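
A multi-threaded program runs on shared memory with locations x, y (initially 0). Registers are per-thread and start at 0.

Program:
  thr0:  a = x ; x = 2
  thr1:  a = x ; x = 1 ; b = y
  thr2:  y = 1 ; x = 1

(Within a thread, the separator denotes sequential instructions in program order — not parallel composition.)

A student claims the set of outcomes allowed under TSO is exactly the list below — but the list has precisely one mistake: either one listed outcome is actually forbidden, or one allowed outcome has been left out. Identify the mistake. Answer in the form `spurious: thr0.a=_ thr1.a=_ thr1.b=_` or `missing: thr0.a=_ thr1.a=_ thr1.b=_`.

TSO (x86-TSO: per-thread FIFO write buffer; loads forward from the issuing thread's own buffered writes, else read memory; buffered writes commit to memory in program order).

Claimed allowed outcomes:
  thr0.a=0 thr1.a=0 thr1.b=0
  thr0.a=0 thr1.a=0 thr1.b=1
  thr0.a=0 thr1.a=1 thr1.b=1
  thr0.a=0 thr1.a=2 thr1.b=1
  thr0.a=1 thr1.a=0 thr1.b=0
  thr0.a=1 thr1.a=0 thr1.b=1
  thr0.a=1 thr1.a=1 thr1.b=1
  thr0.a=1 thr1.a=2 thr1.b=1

missing: thr0.a=0 thr1.a=2 thr1.b=0

outcome vector order: (thr0.a,thr1.a,thr1.b)
TSO (9): <0 0 0>, <0 0 1>, <0 1 1>, <0 2 0>, <0 2 1>, <1 0 0>, <1 0 1>, <1 1 1>, <1 2 1>
TSO∖claimed = {<0 2 0>}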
**********
_EXERCISE INSTRUCTIONS_
Make sure every record is repeated exactly.

_ANSWER TO THE PROBLEM_
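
A multi-threaded program runs on shared memory with locations x, y (initially 0). Registers are per-thread and start at 0.

Program:
  thr0:  a = x ; x = 2
  thr1:  a = x ; x = 1 ; b = y
  thr2:  y = 1 ; x = 1

(Within a thread, the separator denotes sequential instructions in program order — not parallel composition.)

A student claims the set of outcomes allowed under TSO is exactly the list below — but the list has precisely one mistake: either one listed outcome is actually forbidden, or one allowed outcome has been left out. Identify the mistake. Answer in the form `spurious: thr0.a=_ thr1.a=_ thr1.b=_` or `missing: thr0.a=_ thr1.a=_ thr1.b=_`.

TSO (x86-TSO: per-thread FIFO write buffer; loads forward from the issuing thread's own buffered writes, else read memory; buffered writes commit to memory in program order).

Claimed allowed outcomes:
  thr0.a=0 thr1.a=0 thr1.b=0
  thr0.a=0 thr1.a=0 thr1.b=1
  thr0.a=0 thr1.a=1 thr1.b=1
  thr0.a=0 thr1.a=2 thr1.b=1
  thr0.a=1 thr1.a=0 thr1.b=0
  thr0.a=1 thr1.a=0 thr1.b=1
  thr0.a=1 thr1.a=1 thr1.b=1
  thr0.a=1 thr1.a=2 thr1.b=1

missing: thr0.a=0 thr1.a=2 thr1.b=0

outcome vector order: (thr0.a,thr1.a,thr1.b)
TSO (9): <0 0 0>, <0 0 1>, <0 1 1>, <0 2 0>, <0 2 1>, <1 0 0>, <1 0 1>, <1 1 1>, <1 2 1>
TSO∖claimed = {<0 2 0>}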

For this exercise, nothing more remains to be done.